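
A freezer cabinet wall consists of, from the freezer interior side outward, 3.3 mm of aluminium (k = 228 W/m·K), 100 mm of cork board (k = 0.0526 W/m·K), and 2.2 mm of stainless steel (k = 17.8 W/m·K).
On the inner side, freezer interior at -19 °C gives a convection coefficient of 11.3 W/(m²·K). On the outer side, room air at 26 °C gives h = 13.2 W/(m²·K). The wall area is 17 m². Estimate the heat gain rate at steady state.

Q ≈ 370 W

Model the wall as resistances in series:
R_inner film = 1/(h_i·A) = 1/(11.3×17) = 0.005206 K/W
R_aluminium = L/(kA) = 0.0033/(228×17) = 8.514×10^-7 K/W
R_cork board = L/(kA) = 0.1/(0.0526×17) = 0.1118 K/W
R_stainless steel = L/(kA) = 0.0022/(17.8×17) = 7.27×10^-6 K/W
R_outer film = 1/(h_o·A) = 1/(13.2×17) = 0.004456 K/W
R_total = 0.1215 K/W
Q = ΔT / R_total = 45 / 0.1215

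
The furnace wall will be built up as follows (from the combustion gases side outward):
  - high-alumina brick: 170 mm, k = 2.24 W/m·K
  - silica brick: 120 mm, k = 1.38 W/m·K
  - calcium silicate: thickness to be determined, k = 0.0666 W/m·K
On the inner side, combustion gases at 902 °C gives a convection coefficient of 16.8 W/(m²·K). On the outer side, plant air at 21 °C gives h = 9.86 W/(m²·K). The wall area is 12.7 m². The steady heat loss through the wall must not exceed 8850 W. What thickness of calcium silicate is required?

Thermal resistances in series:
R_inner film = 1/(h_i·A) = 1/(16.8×12.7) = 0.004687 K/W
R_high-alumina brick = L/(kA) = 0.17/(2.24×12.7) = 0.005976 K/W
R_silica brick = L/(kA) = 0.12/(1.38×12.7) = 0.006847 K/W
R_outer film = 1/(h_o·A) = 1/(9.86×12.7) = 0.007986 K/W
Sum of the known resistances R_other = 0.0255 K/W
Required total resistance R_tot = ΔT/Q_allow = 881/8850 = 0.09955 K/W
R_calcium silicate = R_tot − R_other = 0.07405 K/W
L = R·k·A = 0.07405×0.0666×12.7

L ≈ 62.6 mm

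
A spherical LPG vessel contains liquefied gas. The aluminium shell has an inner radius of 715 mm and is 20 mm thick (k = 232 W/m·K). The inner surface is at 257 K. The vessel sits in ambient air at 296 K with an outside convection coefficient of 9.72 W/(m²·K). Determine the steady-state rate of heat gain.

Spherical conduction: R = (1/r_in − 1/r_out)/(4πk) per layer; series-sum.
R_aluminium shell = (1/0.715 − 1/0.735)/(4π×232) = 1.305×10^-5 K/W
R_outer film = 1/(h·4πr_o²) = 1/(9.72×4π×0.735²) = 0.01515 K/W
R_total = 0.01517 K/W
Q = ΔT/R_total = 39/0.01517

Q ≈ 2570 W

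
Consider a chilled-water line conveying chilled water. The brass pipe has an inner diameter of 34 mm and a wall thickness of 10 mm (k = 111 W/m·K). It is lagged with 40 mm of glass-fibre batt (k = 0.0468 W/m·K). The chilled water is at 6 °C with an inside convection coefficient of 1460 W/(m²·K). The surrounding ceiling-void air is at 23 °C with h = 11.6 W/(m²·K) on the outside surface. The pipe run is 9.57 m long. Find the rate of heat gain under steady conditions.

Q ≈ 49.3 W

Per-layer cylindrical resistances, series-summed:
R_inner film = 1/(h_i·2πr₁L) = 1/(1460×2π×0.017×9.57) = 6.7×10^-4 K/W
R_brass pipe wall = ln(27/17)/(2π×111×9.57) = 6.931×10^-5 K/W
R_glass-fibre batt = ln(67/27)/(2π×0.0468×9.57) = 0.323 K/W
R_outer film = 1/(h_o·2πr_oL) = 1/(11.6×2π×0.067×9.57) = 0.0214 K/W
R_total = 0.3451 K/W
Q = ΔT/R_total = 17/0.3451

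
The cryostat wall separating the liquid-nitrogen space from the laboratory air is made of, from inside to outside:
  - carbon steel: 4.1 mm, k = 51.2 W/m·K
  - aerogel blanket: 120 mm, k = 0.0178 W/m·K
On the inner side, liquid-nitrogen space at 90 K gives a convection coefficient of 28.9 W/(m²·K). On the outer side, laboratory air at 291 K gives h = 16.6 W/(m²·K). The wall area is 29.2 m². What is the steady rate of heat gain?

Using the resistance-network approach (series):
R_inner film = 1/(h_i·A) = 1/(28.9×29.2) = 0.001185 K/W
R_carbon steel = L/(kA) = 0.0041/(51.2×29.2) = 2.742×10^-6 K/W
R_aerogel blanket = L/(kA) = 0.12/(0.0178×29.2) = 0.2309 K/W
R_outer film = 1/(h_o·A) = 1/(16.6×29.2) = 0.002063 K/W
R_total = 0.2341 K/W
Q = ΔT / R_total = 201 / 0.2341

Q ≈ 859 W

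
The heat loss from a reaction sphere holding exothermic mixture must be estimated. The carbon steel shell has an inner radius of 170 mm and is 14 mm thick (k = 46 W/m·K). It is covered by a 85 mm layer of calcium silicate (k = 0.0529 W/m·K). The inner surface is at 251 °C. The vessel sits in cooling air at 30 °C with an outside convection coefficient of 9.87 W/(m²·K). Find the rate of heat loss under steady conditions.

Radial (spherical) resistances in series:
R_carbon steel shell = (1/0.17 − 1/0.184)/(4π×46) = 7.743×10^-4 K/W
R_calcium silicate = (1/0.184 − 1/0.269)/(4π×0.0529) = 2.583 K/W
R_outer film = 1/(h·4πr_o²) = 1/(9.87×4π×0.269²) = 0.1114 K/W
R_total = 2.696 K/W
Q = ΔT/R_total = 221/2.696

Q ≈ 82 W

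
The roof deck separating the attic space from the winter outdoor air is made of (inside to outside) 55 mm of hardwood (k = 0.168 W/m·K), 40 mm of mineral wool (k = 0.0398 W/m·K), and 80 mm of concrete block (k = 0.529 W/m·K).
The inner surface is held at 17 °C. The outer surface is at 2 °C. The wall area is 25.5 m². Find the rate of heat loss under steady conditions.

Q ≈ 258 W

Model the wall as resistances in series:
R_hardwood = L/(kA) = 0.055/(0.168×25.5) = 0.01284 K/W
R_mineral wool = L/(kA) = 0.04/(0.0398×25.5) = 0.03941 K/W
R_concrete block = L/(kA) = 0.08/(0.529×25.5) = 0.005931 K/W
R_total = 0.05818 K/W
Q = ΔT / R_total = 15 / 0.05818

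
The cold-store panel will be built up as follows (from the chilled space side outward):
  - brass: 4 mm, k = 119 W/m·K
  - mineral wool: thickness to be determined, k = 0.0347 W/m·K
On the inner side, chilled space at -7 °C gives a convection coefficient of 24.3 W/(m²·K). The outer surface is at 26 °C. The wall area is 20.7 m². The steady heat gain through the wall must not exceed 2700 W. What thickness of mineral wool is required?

Using the resistance-network approach (series):
R_inner film = 1/(h_i·A) = 1/(24.3×20.7) = 0.001988 K/W
R_brass = L/(kA) = 0.004/(119×20.7) = 1.624×10^-6 K/W
Sum of the known resistances R_other = 0.00199 K/W
Required total resistance R_tot = ΔT/Q_allow = 33/2700 = 0.01222 K/W
R_mineral wool = R_tot − R_other = 0.01023 K/W
L = R·k·A = 0.01023×0.0347×20.7

L ≈ 7.35 mm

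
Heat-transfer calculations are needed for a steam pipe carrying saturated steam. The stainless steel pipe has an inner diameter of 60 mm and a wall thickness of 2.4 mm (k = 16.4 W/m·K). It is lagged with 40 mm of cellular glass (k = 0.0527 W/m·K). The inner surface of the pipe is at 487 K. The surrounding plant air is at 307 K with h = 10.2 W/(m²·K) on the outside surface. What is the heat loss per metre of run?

q′ ≈ 68.1 W/m

Radial resistances (cylindrical: R_cond = ln(r_o/r_i)/(2πkL), R_conv = 1/(h·2πrL)):
R_stainless steel pipe wall = ln(32.4/30)/(2π×16.4×1) = 7.469×10^-4 K/W
R_cellular glass = ln(72.4/32.4)/(2π×0.0527×1) = 2.428 K/W
R_outer film = 1/(h_o·2πr_oL) = 1/(10.2×2π×0.0724×1) = 0.2155 K/W
R_total = 2.645 K/W
Q = ΔT/R_total = 180/2.645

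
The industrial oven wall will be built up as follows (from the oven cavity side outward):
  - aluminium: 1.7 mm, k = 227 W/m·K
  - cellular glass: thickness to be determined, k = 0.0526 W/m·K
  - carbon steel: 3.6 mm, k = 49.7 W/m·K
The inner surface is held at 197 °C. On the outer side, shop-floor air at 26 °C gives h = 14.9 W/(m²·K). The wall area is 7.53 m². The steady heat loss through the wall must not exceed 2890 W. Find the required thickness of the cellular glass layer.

L ≈ 19.9 mm

Thermal resistances in series:
R_aluminium = L/(kA) = 0.0017/(227×7.53) = 9.946×10^-7 K/W
R_carbon steel = L/(kA) = 0.0036/(49.7×7.53) = 9.619×10^-6 K/W
R_outer film = 1/(h_o·A) = 1/(14.9×7.53) = 0.008913 K/W
Sum of the known resistances R_other = 0.008924 K/W
Required total resistance R_tot = ΔT/Q_allow = 171/2890 = 0.05917 K/W
R_cellular glass = R_tot − R_other = 0.05025 K/W
L = R·k·A = 0.05025×0.0526×7.53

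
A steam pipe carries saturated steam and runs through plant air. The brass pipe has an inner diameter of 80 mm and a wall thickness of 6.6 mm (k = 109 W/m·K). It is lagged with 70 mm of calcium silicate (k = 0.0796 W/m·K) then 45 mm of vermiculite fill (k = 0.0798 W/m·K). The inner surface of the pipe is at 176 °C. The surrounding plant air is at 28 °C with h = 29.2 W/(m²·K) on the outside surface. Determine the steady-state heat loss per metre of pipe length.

Per-layer cylindrical resistances, series-summed:
R_brass pipe wall = ln(46.6/40)/(2π×109×1) = 2.23×10^-4 K/W
R_calcium silicate = ln(116.6/46.6)/(2π×0.0796×1) = 1.834 K/W
R_vermiculite fill = ln(161.6/116.6)/(2π×0.0798×1) = 0.6509 K/W
R_outer film = 1/(h_o·2πr_oL) = 1/(29.2×2π×0.1616×1) = 0.03373 K/W
R_total = 2.519 K/W
Q = ΔT/R_total = 148/2.519

q′ ≈ 58.8 W/m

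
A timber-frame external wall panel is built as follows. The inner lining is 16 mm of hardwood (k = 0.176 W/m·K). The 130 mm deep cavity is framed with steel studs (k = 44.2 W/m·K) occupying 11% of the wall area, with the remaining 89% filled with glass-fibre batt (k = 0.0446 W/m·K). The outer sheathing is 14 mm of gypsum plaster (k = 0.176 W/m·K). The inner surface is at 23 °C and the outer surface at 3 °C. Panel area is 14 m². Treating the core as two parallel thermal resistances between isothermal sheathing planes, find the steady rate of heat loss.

Q ≈ 1420 W

Sheathing layers in series; stud and cavity paths in parallel between them.
R_inner = 0.016/(0.176×14) = 0.006494 K/W
R_stud  = 0.13/(44.2×0.11×14) = 0.00191 K/W
R_cav   = 0.13/(0.0446×0.89×14) = 0.2339 K/W
1/R_core = 1/R_stud + 1/R_cav → R_core = 0.001894 K/W
R_outer = 0.014/(0.176×14) = 0.005682 K/W
R_total = 0.01407 K/W
Q = ΔT/R_total = 20/0.01407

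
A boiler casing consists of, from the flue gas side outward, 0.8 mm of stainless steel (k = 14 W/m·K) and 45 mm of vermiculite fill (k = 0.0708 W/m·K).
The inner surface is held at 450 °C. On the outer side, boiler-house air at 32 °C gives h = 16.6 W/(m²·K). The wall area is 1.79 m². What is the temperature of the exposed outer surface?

Model the wall as resistances in series:
R_stainless steel = L/(kA) = 0.0008/(14×1.79) = 3.192×10^-5 K/W
R_vermiculite fill = L/(kA) = 0.045/(0.0708×1.79) = 0.3551 K/W
R_outer film = 1/(h_o·A) = 1/(16.6×1.79) = 0.03365 K/W
R_total = 0.3888 K/W;  Q = ΔT/R_total = 418/0.3888 = 1075 W
T_interface = T_inner − Q·ΣR(inner→interface) = 450 − 1080×0.3551

T ≈ 68.2 °C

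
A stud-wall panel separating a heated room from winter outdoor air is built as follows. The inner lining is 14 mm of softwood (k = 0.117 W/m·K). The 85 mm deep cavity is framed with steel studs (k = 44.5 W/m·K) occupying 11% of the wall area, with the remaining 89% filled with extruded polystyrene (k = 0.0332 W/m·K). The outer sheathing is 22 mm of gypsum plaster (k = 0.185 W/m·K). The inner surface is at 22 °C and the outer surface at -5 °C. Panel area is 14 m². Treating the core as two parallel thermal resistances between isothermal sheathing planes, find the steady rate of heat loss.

Sheathing layers in series; stud and cavity paths in parallel between them.
R_inner = 0.014/(0.117×14) = 0.008547 K/W
R_stud  = 0.085/(44.5×0.11×14) = 0.00124 K/W
R_cav   = 0.085/(0.0332×0.89×14) = 0.2055 K/W
1/R_core = 1/R_stud + 1/R_cav → R_core = 0.001233 K/W
R_outer = 0.022/(0.185×14) = 0.008494 K/W
R_total = 0.01827 K/W
Q = ΔT/R_total = 27/0.01827

Q ≈ 1480 W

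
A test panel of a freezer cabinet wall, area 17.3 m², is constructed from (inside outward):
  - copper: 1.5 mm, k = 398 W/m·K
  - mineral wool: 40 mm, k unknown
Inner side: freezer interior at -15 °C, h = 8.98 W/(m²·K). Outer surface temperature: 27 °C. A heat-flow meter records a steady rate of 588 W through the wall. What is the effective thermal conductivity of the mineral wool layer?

k ≈ 0.0356 W/(m·K)

Treating each layer as a thermal resistance in series:
R_inner film = 1/(h_i·A) = 1/(8.98×17.3) = 0.006437 K/W
R_copper = L/(kA) = 0.0015/(398×17.3) = 2.179×10^-7 K/W
Sum of known resistances R_other = 0.006437 K/W
Total R = ΔT/Q = 42/588 = 0.07143 K/W
R_mineral wool = R_total − R_other = 0.06499 K/W
k = L/(R·A) = 0.04/(0.06499×17.3)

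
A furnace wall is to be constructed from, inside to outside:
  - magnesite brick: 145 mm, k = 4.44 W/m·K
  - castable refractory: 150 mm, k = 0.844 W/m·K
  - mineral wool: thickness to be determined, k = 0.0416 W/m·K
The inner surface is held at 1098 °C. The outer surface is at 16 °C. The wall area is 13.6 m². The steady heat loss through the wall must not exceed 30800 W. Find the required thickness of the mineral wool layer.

L ≈ 11.1 mm

Model the wall as resistances in series:
R_magnesite brick = L/(kA) = 0.145/(4.44×13.6) = 0.002401 K/W
R_castable refractory = L/(kA) = 0.15/(0.844×13.6) = 0.01307 K/W
Sum of the known resistances R_other = 0.01547 K/W
Required total resistance R_tot = ΔT/Q_allow = 1082/30800 = 0.03513 K/W
R_mineral wool = R_tot − R_other = 0.01966 K/W
L = R·k·A = 0.01966×0.0416×13.6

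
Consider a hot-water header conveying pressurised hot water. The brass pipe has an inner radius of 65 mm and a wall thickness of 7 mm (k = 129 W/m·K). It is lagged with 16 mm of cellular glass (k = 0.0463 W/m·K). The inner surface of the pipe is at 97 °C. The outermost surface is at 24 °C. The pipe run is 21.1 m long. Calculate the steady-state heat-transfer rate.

Q ≈ 2230 W

Per-layer cylindrical resistances, series-summed:
R_brass pipe wall = ln(72/65)/(2π×129×21.1) = 5.98×10^-6 K/W
R_cellular glass = ln(88/72)/(2π×0.0463×21.1) = 0.03269 K/W
R_total = 0.0327 K/W
Q = ΔT/R_total = 73/0.0327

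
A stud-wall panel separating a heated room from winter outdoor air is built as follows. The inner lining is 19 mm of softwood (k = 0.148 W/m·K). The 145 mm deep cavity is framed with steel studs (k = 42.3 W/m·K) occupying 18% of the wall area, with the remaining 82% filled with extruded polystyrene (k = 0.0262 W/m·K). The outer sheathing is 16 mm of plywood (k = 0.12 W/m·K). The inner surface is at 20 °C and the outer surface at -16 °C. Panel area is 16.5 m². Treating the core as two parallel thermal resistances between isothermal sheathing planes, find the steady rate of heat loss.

Sheathing layers in series; stud and cavity paths in parallel between them.
R_inner = 0.019/(0.148×16.5) = 0.007781 K/W
R_stud  = 0.145/(42.3×0.18×16.5) = 0.001154 K/W
R_cav   = 0.145/(0.0262×0.82×16.5) = 0.409 K/W
1/R_core = 1/R_stud + 1/R_cav → R_core = 0.001151 K/W
R_outer = 0.016/(0.12×16.5) = 0.008081 K/W
R_total = 0.01701 K/W
Q = ΔT/R_total = 36/0.01701

Q ≈ 2120 W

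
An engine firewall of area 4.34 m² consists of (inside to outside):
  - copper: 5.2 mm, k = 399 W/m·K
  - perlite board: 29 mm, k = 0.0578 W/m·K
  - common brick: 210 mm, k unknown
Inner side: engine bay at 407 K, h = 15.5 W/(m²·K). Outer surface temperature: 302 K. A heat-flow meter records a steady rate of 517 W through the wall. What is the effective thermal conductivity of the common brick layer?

k ≈ 0.666 W/(m·K)

Using the resistance-network approach (series):
R_inner film = 1/(h_i·A) = 1/(15.5×4.34) = 0.01487 K/W
R_copper = L/(kA) = 0.0052/(399×4.34) = 3.003×10^-6 K/W
R_perlite board = L/(kA) = 0.029/(0.0578×4.34) = 0.1156 K/W
Sum of known resistances R_other = 0.1305 K/W
Total R = ΔT/Q = 105/517 = 0.2031 K/W
R_common brick = R_total − R_other = 0.07262 K/W
k = L/(R·A) = 0.21/(0.07262×4.34)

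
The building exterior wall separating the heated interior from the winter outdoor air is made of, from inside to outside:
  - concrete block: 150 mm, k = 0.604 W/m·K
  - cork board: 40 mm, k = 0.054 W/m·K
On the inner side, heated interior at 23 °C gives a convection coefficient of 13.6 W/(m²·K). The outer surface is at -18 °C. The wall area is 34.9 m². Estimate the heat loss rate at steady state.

Using the resistance-network approach (series):
R_inner film = 1/(h_i·A) = 1/(13.6×34.9) = 0.002107 K/W
R_concrete block = L/(kA) = 0.15/(0.604×34.9) = 0.007116 K/W
R_cork board = L/(kA) = 0.04/(0.054×34.9) = 0.02122 K/W
R_total = 0.03045 K/W
Q = ΔT / R_total = 41 / 0.03045

Q ≈ 1350 W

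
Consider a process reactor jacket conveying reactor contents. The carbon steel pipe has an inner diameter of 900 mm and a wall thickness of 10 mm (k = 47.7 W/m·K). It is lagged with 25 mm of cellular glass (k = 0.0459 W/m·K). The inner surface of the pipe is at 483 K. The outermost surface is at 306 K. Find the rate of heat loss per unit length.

Per-layer cylindrical resistances, series-summed:
R_carbon steel pipe wall = ln(460/450)/(2π×47.7×1) = 7.333×10^-5 K/W
R_cellular glass = ln(485/460)/(2π×0.0459×1) = 0.1835 K/W
R_total = 0.1836 K/W
Q = ΔT/R_total = 177/0.1836

q′ ≈ 964 W/m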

————————

Directions:
Using the listing, collect all lines in which the string "furnace" is found.

Solution to this task:
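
The furnace wall will be built up as follows (from the combustion gases side outward):
A furnace wall is to be constructed from, inside to outside: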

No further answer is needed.